▶ [Work instruction]:
Each line below has to be output exactly, from first to last.
** Opening Available data block **
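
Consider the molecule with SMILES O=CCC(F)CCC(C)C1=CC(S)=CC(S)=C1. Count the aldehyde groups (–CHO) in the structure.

1

The aldehyde motif appears at heavy-atom position 2 in the SMILES.
Other groups present: 2 thiol.
Aldehyde count: 1.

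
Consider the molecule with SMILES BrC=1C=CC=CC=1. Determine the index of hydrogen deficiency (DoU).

4

Degree of unsaturation = (number of rings) + (number of π bonds).
Ring closures in the SMILES: 1.
π bonds: 3 double bonds (each 1 DoU) → 3 DoU from unsaturation.
Total DoU = 1 + 3 = 4.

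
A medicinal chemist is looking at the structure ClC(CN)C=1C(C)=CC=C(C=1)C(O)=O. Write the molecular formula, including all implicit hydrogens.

Walk through each heavy atom and fill implicit hydrogens from standard valence (C 4, N 3, O 2, S 2, halogen 1):
  atom 1: Cl (halogen, monovalent) → 0 H
  atom 2: C, bond orders sum to 3 (valence 4) → 1 H
  atom 3: C, bond orders sum to 2 (valence 4) → 2 H
  atom 4: N, bond orders sum to 1 (valence 3) → 2 H
  atom 5: C, bond orders sum to 4 (valence 4) → 0 H
  atom 6: C, bond orders sum to 4 (valence 4) → 0 H
  atom 7: C, bond orders sum to 1 (valence 4) → 3 H
  atom 8: C, bond orders sum to 3 (valence 4) → 1 H
  atom 9: C, bond orders sum to 3 (valence 4) → 1 H
  atom 10: C, bond orders sum to 4 (valence 4) → 0 H
  atom 11: C, bond orders sum to 3 (valence 4) → 1 H
  atom 12: C, bond orders sum to 4 (valence 4) → 0 H
  atom 13: O, bond orders sum to 1 (valence 2) → 1 H
  atom 14: O, bond orders sum to 2 (valence 2) → 0 H
Totals → C:10, H:12, Cl:1, N:1, O:2.

C10H12ClNO2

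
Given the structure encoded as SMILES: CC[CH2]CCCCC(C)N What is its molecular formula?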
** Closing Available data block **
▶ [Task answer]:
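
Consider the molecule with SMILES O=CCC(F)CCC(C)C1=CC(S)=CC(S)=C1. Count the aldehyde groups (–CHO) in the structure.

1

The aldehyde motif appears at heavy-atom position 2 in the SMILES.
Other groups present: 2 thiol.
Aldehyde count: 1.

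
Consider the molecule with SMILES BrC=1C=CC=CC=1. Determine the index of hydrogen deficiency (DoU).

4

Degree of unsaturation = (number of rings) + (number of π bonds).
Ring closures in the SMILES: 1.
π bonds: 3 double bonds (each 1 DoU) → 3 DoU from unsaturation.
Total DoU = 1 + 3 = 4.

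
A medicinal chemist is looking at the structure ClC(CN)C=1C(C)=CC=C(C=1)C(O)=O. Write the molecular formula, including all implicit hydrogens.

Walk through each heavy atom and fill implicit hydrogens from standard valence (C 4, N 3, O 2, S 2, halogen 1):
  atom 1: Cl (halogen, monovalent) → 0 H
  atom 2: C, bond orders sum to 3 (valence 4) → 1 H
  atom 3: C, bond orders sum to 2 (valence 4) → 2 H
  atom 4: N, bond orders sum to 1 (valence 3) → 2 H
  atom 5: C, bond orders sum to 4 (valence 4) → 0 H
  atom 6: C, bond orders sum to 4 (valence 4) → 0 H
  atom 7: C, bond orders sum to 1 (valence 4) → 3 H
  atom 8: C, bond orders sum to 3 (valence 4) → 1 H
  atom 9: C, bond orders sum to 3 (valence 4) → 1 H
  atom 10: C, bond orders sum to 4 (valence 4) → 0 H
  atom 11: C, bond orders sum to 3 (valence 4) → 1 H
  atom 12: C, bond orders sum to 4 (valence 4) → 0 H
  atom 13: O, bond orders sum to 1 (valence 2) → 1 H
  atom 14: O, bond orders sum to 2 (valence 2) → 0 H
Totals → C:10, H:12, Cl:1, N:1, O:2.

C10H12ClNO2

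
Given the structure encoded as SMILES: CC[CH2]CCCCC(C)N What is its molecular formula?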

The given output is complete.